[Saved data entries]

--- START ---

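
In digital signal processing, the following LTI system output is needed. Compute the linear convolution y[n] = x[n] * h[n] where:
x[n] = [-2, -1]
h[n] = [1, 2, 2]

y[n] = sum_k x[k]*h[n-k]. Output length = len(x) + len(h) - 1 = 2 + 3 - 1 = 4.
y[0] = -2*1 = -2
y[1] = -1*1 + -2*2 = -5
y[2] = -1*2 + -2*2 = -6
y[3] = -1*2 = -2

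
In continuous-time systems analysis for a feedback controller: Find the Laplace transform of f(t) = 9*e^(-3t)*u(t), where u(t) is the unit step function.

Standard Laplace transform pair:
e^(-at)*u(t) <-> 1/(s+a)
With a = 3: L{9*e^(-3t)*u(t)} = 9/(s+3), ROC: Re(s) > -3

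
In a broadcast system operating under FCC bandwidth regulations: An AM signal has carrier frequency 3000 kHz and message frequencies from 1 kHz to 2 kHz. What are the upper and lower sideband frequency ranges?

Upper sideband (USB) = fc + [fm_low, fm_high] = 3000 + [1, 2] = [3001, 3002] kHz
Lower sideband (LSB) = fc - [fm_high, fm_low] = 3000 - [2, 1] = [2998, 2999] kHz
Total occupied spectrum: 2998 kHz to 3002 kHz (plus carrier at 3000 kHz)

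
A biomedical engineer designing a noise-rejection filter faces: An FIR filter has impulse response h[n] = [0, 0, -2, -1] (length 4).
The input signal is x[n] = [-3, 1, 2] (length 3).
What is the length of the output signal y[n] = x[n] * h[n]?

For linear convolution, the output length is:
len(y) = len(x) + len(h) - 1 = 3 + 4 - 1 = 6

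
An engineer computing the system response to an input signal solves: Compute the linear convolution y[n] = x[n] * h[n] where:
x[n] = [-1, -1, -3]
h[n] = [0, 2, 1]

y[n] = sum_k x[k]*h[n-k]. Output length = len(x) + len(h) - 1 = 3 + 3 - 1 = 5.
y[0] = -1*0 = 0
y[1] = -1*0 + -1*2 = -2
y[2] = -3*0 + -1*2 + -1*1 = -3
y[3] = -3*2 + -1*1 = -7
y[4] = -3*1 = -3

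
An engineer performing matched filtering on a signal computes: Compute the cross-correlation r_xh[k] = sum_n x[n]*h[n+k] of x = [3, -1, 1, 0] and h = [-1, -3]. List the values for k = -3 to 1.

Both sequences indexed from 0 and zero outside their support.
Lags with overlap: k = -3 to 1.
  r_xh[-3] = x[3]*h[0] = 0
  r_xh[-2] = x[2]*h[0] + x[3]*h[1] = -1
  r_xh[-1] = x[1]*h[0] + x[2]*h[1] = -2
  r_xh[0] = x[0]*h[0] + x[1]*h[1] = 0
  r_xh[1] = x[0]*h[1] = -9
r_xh = [0, -1, -2, 0, -9] (for k = -3, ..., 1)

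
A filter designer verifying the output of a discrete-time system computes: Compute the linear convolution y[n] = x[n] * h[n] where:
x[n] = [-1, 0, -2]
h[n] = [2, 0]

y[n] = sum_k x[k]*h[n-k]. Output length = len(x) + len(h) - 1 = 3 + 2 - 1 = 4.
y[0] = -1*2 = -2
y[1] = 0*2 + -1*0 = 0
y[2] = -2*2 + 0*0 = -4
y[3] = -2*0 = 0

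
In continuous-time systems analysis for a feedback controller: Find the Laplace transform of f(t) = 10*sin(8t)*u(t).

Standard pair: sin(wt)*u(t) <-> w/(s^2+w^2)
With w = 8: L{10*sin(8t)*u(t)} = 80/(s^2+64)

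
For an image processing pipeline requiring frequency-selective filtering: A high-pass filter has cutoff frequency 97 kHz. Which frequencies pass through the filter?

A high-pass filter passes all frequencies above the cutoff frequency 97 kHz and attenuates lower frequencies.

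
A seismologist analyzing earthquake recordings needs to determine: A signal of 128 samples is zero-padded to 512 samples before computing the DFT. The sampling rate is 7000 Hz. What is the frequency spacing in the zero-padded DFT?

Original DFT: N = 128, resolution = f_s/N = 7000/128 = 875/16 Hz
Zero-padded DFT: N = 512, resolution = f_s/N = 7000/512 = 875/64 Hz
Zero-padding interpolates the spectrum (finer frequency grid)
but does NOT improve the true spectral resolution (ability to resolve close frequencies).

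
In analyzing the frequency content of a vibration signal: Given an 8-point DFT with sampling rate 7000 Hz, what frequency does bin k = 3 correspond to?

The frequency of DFT bin k is: f_k = k * f_s / N
f_3 = 3 * 7000 / 8 = 2625 Hz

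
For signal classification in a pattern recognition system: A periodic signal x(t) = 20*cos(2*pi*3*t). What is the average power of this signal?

Average power of A*cos(wt) is A^2/2.
P = 20^2 / 2 = 400/2 = 200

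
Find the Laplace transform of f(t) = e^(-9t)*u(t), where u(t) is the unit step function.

Standard Laplace transform pair:
e^(-at)*u(t) <-> 1/(s+a)
With a = 9: L{e^(-9t)*u(t)} = 1/(s+9), ROC: Re(s) > -9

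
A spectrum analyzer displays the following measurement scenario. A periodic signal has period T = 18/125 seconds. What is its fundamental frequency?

The fundamental frequency is the reciprocal of the period.
f = 1/T = 1/(18/125) = 125/18 Hz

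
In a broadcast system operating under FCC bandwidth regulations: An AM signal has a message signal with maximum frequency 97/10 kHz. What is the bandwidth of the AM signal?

In AM (double-sideband), the bandwidth is twice the message frequency.
BW = 2 * f_m = 2 * 97/10 kHz = 97/5 kHz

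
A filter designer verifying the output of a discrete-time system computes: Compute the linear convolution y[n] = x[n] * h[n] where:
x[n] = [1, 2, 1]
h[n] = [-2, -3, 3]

y[n] = sum_k x[k]*h[n-k]. Output length = len(x) + len(h) - 1 = 3 + 3 - 1 = 5.
y[0] = 1*-2 = -2
y[1] = 2*-2 + 1*-3 = -7
y[2] = 1*-2 + 2*-3 + 1*3 = -5
y[3] = 1*-3 + 2*3 = 3
y[4] = 1*3 = 3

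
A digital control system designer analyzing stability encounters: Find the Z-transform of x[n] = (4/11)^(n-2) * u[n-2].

Time-shifting property: if X(z) = Z{x[n]}, then Z{x[n-d]} = z^(-d) * X(z)
X(z) = z/(z - 4/11) for x[n] = (4/11)^n * u[n]
Z{x[n-2]} = z^(-2) * z/(z - 4/11) = z^(-1)/(z - 4/11)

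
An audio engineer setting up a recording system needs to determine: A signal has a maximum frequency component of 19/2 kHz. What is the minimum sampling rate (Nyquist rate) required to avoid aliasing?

By the Nyquist-Shannon sampling theorem,
the minimum sampling rate (Nyquist rate) must be at least 2 * f_max.
Nyquist rate = 2 * 19/2 kHz = 19 kHz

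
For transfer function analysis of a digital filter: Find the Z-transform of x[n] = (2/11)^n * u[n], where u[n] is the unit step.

The Z-transform of a^n * u[n] is z/(z-a) for |z| > |a|.
Here a = 2/11, so X(z) = z/(z - (2/11)) = 11z/(11z - 2)
ROC: |z| > 2/11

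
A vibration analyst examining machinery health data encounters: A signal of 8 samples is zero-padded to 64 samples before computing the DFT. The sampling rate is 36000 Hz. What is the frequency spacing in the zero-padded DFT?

Original DFT: N = 8, resolution = f_s/N = 36000/8 = 4500 Hz
Zero-padded DFT: N = 64, resolution = f_s/N = 36000/64 = 1125/2 Hz
Zero-padding interpolates the spectrum (finer frequency grid)
but does NOT improve the true spectral resolution (ability to resolve close frequencies).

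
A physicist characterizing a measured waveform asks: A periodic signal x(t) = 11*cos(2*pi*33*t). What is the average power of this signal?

Average power of A*cos(wt) is A^2/2.
P = 11^2 / 2 = 121/2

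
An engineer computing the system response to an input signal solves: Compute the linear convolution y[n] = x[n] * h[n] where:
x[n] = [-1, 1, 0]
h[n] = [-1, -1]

y[n] = sum_k x[k]*h[n-k]. Output length = len(x) + len(h) - 1 = 3 + 2 - 1 = 4.
y[0] = -1*-1 = 1
y[1] = 1*-1 + -1*-1 = 0
y[2] = 0*-1 + 1*-1 = -1
y[3] = 0*-1 = 0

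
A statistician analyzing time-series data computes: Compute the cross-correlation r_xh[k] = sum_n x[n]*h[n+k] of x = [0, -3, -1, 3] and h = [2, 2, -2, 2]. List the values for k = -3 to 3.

Both sequences indexed from 0 and zero outside their support.
Lags with overlap: k = -3 to 3.
  r_xh[-3] = x[3]*h[0] = 6
  r_xh[-2] = x[2]*h[0] + x[3]*h[1] = 4
  r_xh[-1] = x[1]*h[0] + x[2]*h[1] + x[3]*h[2] = -14
  r_xh[0] = x[0]*h[0] + x[1]*h[1] + x[2]*h[2] + x[3]*h[3] = 2
  r_xh[1] = x[0]*h[1] + x[1]*h[2] + x[2]*h[3] = 4
  r_xh[2] = x[0]*h[2] + x[1]*h[3] = -6
  r_xh[3] = x[0]*h[3] = 0
r_xh = [6, 4, -14, 2, 4, -6, 0] (for k = -3, ..., 3)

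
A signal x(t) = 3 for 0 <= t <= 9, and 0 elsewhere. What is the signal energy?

Energy = integral of |x(t)|^2 dt over the signal duration
= 3^2 * 9 = 9 * 9 = 81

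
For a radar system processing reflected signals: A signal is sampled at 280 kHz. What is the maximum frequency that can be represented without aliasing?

The maximum frequency that can be represented without aliasing
is the Nyquist frequency: f_max = f_s / 2 = 280 kHz / 2 = 140 kHz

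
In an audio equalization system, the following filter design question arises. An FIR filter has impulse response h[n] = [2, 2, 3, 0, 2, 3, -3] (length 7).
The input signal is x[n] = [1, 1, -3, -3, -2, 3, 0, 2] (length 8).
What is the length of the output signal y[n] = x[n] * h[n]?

For linear convolution, the output length is:
len(y) = len(x) + len(h) - 1 = 8 + 7 - 1 = 14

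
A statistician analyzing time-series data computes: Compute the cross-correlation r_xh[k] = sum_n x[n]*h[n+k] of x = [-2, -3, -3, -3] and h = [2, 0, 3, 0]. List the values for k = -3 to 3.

Both sequences indexed from 0 and zero outside their support.
Lags with overlap: k = -3 to 3.
  r_xh[-3] = x[3]*h[0] = -6
  r_xh[-2] = x[2]*h[0] + x[3]*h[1] = -6
  r_xh[-1] = x[1]*h[0] + x[2]*h[1] + x[3]*h[2] = -15
  r_xh[0] = x[0]*h[0] + x[1]*h[1] + x[2]*h[2] + x[3]*h[3] = -13
  r_xh[1] = x[0]*h[1] + x[1]*h[2] + x[2]*h[3] = -9
  r_xh[2] = x[0]*h[2] + x[1]*h[3] = -6
  r_xh[3] = x[0]*h[3] = 0
r_xh = [-6, -6, -15, -13, -9, -6, 0] (for k = -3, ..., 3)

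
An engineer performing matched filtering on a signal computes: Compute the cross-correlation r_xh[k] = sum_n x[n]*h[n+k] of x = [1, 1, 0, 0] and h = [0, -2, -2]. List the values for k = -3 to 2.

Both sequences indexed from 0 and zero outside their support.
Lags with overlap: k = -3 to 2.
  r_xh[-3] = x[3]*h[0] = 0
  r_xh[-2] = x[2]*h[0] + x[3]*h[1] = 0
  r_xh[-1] = x[1]*h[0] + x[2]*h[1] + x[3]*h[2] = 0
  r_xh[0] = x[0]*h[0] + x[1]*h[1] + x[2]*h[2] = -2
  r_xh[1] = x[0]*h[1] + x[1]*h[2] = -4
  r_xh[2] = x[0]*h[2] = -2
r_xh = [0, 0, 0, -2, -4, -2] (for k = -3, ..., 2)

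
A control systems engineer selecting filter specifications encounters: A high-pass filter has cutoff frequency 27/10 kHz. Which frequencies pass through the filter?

A high-pass filter passes all frequencies above the cutoff frequency 27/10 kHz and attenuates lower frequencies.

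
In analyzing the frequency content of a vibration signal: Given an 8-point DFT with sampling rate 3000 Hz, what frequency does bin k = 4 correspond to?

The frequency of DFT bin k is: f_k = k * f_s / N
f_4 = 4 * 3000 / 8 = 1500 Hz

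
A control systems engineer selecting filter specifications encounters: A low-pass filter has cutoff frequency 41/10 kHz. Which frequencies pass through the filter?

A low-pass filter passes all frequencies below the cutoff frequency 41/10 kHz and attenuates higher frequencies.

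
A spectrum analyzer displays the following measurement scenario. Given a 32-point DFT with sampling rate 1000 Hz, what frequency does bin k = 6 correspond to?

The frequency of DFT bin k is: f_k = k * f_s / N
f_6 = 6 * 1000 / 32 = 375/2 Hz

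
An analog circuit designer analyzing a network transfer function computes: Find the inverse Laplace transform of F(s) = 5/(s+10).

Standard pair: k/(s+a) <-> k*e^(-at)*u(t)
With k=5, a=10: f(t) = 5*e^(-10t)*u(t)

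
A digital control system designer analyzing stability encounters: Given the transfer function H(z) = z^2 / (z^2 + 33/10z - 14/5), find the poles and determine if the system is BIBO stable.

Poles are roots of the denominator: z^2 + 33/10z - 14/5 = 0.
Quadratic formula: z = [-(33/10) +/- sqrt((33/10)^2 - 4*(-14/5))] / 2
Discriminant = 1089/100 + 56/5 = 2209/100; sqrt = 47/10.
z = (-33/10 +/- 47/10) / 2 => z = 7/10 or z = -4.
|p1| = 4, |p2| = 7/10.
For BIBO stability, all poles must lie inside the unit circle (|p| < 1).
System is UNSTABLE since at least one |p| >= 1.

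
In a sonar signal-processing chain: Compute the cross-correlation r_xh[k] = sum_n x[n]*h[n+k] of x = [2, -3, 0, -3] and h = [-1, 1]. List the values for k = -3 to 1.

Both sequences indexed from 0 and zero outside their support.
Lags with overlap: k = -3 to 1.
  r_xh[-3] = x[3]*h[0] = 3
  r_xh[-2] = x[2]*h[0] + x[3]*h[1] = -3
  r_xh[-1] = x[1]*h[0] + x[2]*h[1] = 3
  r_xh[0] = x[0]*h[0] + x[1]*h[1] = -5
  r_xh[1] = x[0]*h[1] = 2
r_xh = [3, -3, 3, -5, 2] (for k = -3, ..., 1)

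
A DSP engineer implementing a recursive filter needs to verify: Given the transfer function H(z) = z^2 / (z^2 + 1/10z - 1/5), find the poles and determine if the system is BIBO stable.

Poles are roots of the denominator: z^2 + 1/10z - 1/5 = 0.
Quadratic formula: z = [-(1/10) +/- sqrt((1/10)^2 - 4*(-1/5))] / 2
Discriminant = 1/100 + 4/5 = 81/100; sqrt = 9/10.
z = (-1/10 +/- 9/10) / 2 => z = 2/5 or z = -1/2.
|p1| = 1/2, |p2| = 2/5.
For BIBO stability, all poles must lie inside the unit circle (|p| < 1).
System is STABLE since both |p| < 1.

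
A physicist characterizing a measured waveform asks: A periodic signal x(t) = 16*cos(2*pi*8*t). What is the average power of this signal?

Average power of A*cos(wt) is A^2/2.
P = 16^2 / 2 = 256/2 = 128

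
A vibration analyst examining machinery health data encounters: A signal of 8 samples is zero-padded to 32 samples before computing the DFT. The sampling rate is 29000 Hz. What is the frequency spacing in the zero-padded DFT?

Original DFT: N = 8, resolution = f_s/N = 29000/8 = 3625 Hz
Zero-padded DFT: N = 32, resolution = f_s/N = 29000/32 = 3625/4 Hz
Zero-padding interpolates the spectrum (finer frequency grid)
but does NOT improve the true spectral resolution (ability to resolve close frequencies).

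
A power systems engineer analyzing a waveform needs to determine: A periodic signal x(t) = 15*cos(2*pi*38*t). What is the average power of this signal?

Average power of A*cos(wt) is A^2/2.
P = 15^2 / 2 = 225/2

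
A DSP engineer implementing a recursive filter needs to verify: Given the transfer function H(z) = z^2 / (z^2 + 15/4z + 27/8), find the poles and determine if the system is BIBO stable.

Poles are roots of the denominator: z^2 + 15/4z + 27/8 = 0.
Quadratic formula: z = [-(15/4) +/- sqrt((15/4)^2 - 4*(27/8))] / 2
Discriminant = 225/16 - 27/2 = 9/16; sqrt = 3/4.
z = (-15/4 +/- 3/4) / 2 => z = -3/2 or z = -9/4.
|p1| = 3/2, |p2| = 9/4.
For BIBO stability, all poles must lie inside the unit circle (|p| < 1).
System is UNSTABLE since at least one |p| >= 1.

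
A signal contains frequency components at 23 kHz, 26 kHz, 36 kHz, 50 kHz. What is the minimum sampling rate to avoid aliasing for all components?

The highest frequency component is f_max = 50 kHz.
Nyquist rate = 2 * f_max = 2 * 50 kHz = 100 kHz.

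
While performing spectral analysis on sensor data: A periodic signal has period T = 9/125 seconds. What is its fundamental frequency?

The fundamental frequency is the reciprocal of the period.
f = 1/T = 1/(9/125) = 125/9 Hz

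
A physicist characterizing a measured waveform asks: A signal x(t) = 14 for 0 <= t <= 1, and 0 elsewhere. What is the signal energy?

Energy = integral of |x(t)|^2 dt over the signal duration
= 14^2 * 1 = 196 * 1 = 196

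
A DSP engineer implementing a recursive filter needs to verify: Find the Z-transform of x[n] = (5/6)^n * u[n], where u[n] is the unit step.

The Z-transform of a^n * u[n] is z/(z-a) for |z| > |a|.
Here a = 5/6, so X(z) = z/(z - (5/6)) = 6z/(6z - 5)
ROC: |z| > 5/6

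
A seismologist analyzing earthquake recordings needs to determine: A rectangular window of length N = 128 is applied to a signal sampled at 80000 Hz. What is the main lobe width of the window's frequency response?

For a rectangular window of length N,
the main lobe width in frequency is 2*f_s/N.
= 2*80000/128 = 1250 Hz
This determines the minimum frequency separation for resolving two sinusoids.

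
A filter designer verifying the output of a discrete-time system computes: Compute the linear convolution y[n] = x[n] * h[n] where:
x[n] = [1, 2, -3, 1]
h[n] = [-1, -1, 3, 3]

y[n] = sum_k x[k]*h[n-k]. Output length = len(x) + len(h) - 1 = 4 + 4 - 1 = 7.
y[0] = 1*-1 = -1
y[1] = 2*-1 + 1*-1 = -3
y[2] = -3*-1 + 2*-1 + 1*3 = 4
y[3] = 1*-1 + -3*-1 + 2*3 + 1*3 = 11
y[4] = 1*-1 + -3*3 + 2*3 = -4
y[5] = 1*3 + -3*3 = -6
y[6] = 1*3 = 3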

--- END ---

### WHAT YOU SHOULD DO
Exactly as they appear above, output the lines of the data from the first through the one that contains "The input signal is x[n] = [-3, 1, 2]", and only those lines.

### THE ANSWER
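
In digital signal processing, the following LTI system output is needed. Compute the linear convolution y[n] = x[n] * h[n] where:
x[n] = [-2, -1]
h[n] = [1, 2, 2]

y[n] = sum_k x[k]*h[n-k]. Output length = len(x) + len(h) - 1 = 2 + 3 - 1 = 4.
y[0] = -2*1 = -2
y[1] = -1*1 + -2*2 = -5
y[2] = -1*2 + -2*2 = -6
y[3] = -1*2 = -2

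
In continuous-time systems analysis for a feedback controller: Find the Laplace transform of f(t) = 9*e^(-3t)*u(t), where u(t) is the unit step function.

Standard Laplace transform pair:
e^(-at)*u(t) <-> 1/(s+a)
With a = 3: L{9*e^(-3t)*u(t)} = 9/(s+3), ROC: Re(s) > -3

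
In a broadcast system operating under FCC bandwidth regulations: An AM signal has carrier frequency 3000 kHz and message frequencies from 1 kHz to 2 kHz. What are the upper and lower sideband frequency ranges?

Upper sideband (USB) = fc + [fm_low, fm_high] = 3000 + [1, 2] = [3001, 3002] kHz
Lower sideband (LSB) = fc - [fm_high, fm_low] = 3000 - [2, 1] = [2998, 2999] kHz
Total occupied spectrum: 2998 kHz to 3002 kHz (plus carrier at 3000 kHz)

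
A biomedical engineer designing a noise-rejection filter faces: An FIR filter has impulse response h[n] = [0, 0, -2, -1] (length 4).
The input signal is x[n] = [-3, 1, 2] (length 3).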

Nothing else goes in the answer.